Segment Start: GIVEN INFORMATION
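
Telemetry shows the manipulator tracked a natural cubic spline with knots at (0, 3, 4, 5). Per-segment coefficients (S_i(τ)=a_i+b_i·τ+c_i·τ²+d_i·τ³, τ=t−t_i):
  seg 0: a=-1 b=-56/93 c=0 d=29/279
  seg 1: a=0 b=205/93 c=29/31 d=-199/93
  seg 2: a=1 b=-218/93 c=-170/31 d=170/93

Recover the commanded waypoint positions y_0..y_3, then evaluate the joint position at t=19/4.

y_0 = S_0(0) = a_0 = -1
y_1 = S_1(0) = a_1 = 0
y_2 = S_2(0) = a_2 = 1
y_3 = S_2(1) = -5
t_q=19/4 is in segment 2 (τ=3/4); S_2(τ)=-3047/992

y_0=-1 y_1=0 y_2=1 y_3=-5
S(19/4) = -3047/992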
Segment End: GIVEN INFORMATION
Segment Start: GIVEN INFORMATION
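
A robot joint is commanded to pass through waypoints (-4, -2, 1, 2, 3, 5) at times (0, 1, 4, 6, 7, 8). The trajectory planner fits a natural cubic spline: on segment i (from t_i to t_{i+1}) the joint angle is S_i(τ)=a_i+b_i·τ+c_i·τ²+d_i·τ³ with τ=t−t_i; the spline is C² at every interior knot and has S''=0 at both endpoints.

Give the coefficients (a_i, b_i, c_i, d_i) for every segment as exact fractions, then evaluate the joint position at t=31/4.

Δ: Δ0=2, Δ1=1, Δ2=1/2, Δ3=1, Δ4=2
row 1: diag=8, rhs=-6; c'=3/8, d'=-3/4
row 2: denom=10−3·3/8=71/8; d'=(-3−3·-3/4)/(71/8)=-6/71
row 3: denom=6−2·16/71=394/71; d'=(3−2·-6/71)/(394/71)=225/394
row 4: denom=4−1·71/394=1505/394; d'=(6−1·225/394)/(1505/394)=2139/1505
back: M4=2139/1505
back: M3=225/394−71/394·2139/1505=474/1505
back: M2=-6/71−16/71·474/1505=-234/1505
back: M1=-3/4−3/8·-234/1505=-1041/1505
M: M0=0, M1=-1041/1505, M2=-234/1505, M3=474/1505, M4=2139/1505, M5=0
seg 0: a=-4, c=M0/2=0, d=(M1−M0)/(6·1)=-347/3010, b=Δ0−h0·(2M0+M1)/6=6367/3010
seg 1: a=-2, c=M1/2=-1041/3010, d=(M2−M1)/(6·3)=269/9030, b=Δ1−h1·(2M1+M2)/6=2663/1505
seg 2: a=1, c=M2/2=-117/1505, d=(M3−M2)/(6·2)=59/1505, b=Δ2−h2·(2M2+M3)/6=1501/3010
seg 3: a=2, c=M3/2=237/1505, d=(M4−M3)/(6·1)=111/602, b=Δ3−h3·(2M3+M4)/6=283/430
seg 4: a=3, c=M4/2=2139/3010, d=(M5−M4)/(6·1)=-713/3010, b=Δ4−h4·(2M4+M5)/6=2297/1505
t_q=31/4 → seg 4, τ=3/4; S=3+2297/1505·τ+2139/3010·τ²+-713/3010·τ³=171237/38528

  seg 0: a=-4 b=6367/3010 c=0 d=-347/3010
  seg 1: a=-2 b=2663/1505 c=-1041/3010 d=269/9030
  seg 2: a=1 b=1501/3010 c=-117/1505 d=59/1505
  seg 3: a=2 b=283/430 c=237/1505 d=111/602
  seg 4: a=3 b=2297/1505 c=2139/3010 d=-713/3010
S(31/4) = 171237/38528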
Segment End: GIVEN INFORMATION
Segment Start: GIVEN INFORMATION
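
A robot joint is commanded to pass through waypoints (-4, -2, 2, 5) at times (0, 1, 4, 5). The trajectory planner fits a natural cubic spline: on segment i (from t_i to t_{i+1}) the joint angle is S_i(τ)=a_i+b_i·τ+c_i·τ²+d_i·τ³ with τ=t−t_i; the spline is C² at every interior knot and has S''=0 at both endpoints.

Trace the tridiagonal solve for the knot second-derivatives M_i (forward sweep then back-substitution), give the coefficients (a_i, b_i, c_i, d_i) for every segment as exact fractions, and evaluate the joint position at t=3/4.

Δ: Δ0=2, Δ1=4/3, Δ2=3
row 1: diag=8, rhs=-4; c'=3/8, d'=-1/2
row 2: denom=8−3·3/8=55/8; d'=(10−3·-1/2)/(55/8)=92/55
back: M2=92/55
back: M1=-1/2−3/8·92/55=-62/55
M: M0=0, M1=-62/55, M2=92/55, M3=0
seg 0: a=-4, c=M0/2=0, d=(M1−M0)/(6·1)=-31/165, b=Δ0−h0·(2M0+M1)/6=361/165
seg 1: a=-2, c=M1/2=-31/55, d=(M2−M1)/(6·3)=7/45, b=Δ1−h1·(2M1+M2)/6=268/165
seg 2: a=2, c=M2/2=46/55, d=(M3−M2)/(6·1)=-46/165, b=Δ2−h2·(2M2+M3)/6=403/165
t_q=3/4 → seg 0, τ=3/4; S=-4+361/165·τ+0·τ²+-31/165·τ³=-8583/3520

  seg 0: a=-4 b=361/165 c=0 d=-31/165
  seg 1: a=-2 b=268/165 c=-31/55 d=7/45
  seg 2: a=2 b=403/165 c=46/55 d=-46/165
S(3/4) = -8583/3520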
Segment End: GIVEN INFORMATION
Your reply should be only the number of lines in the preceding data that include the word "pass".

§ WRITTEN RESPONSE: 2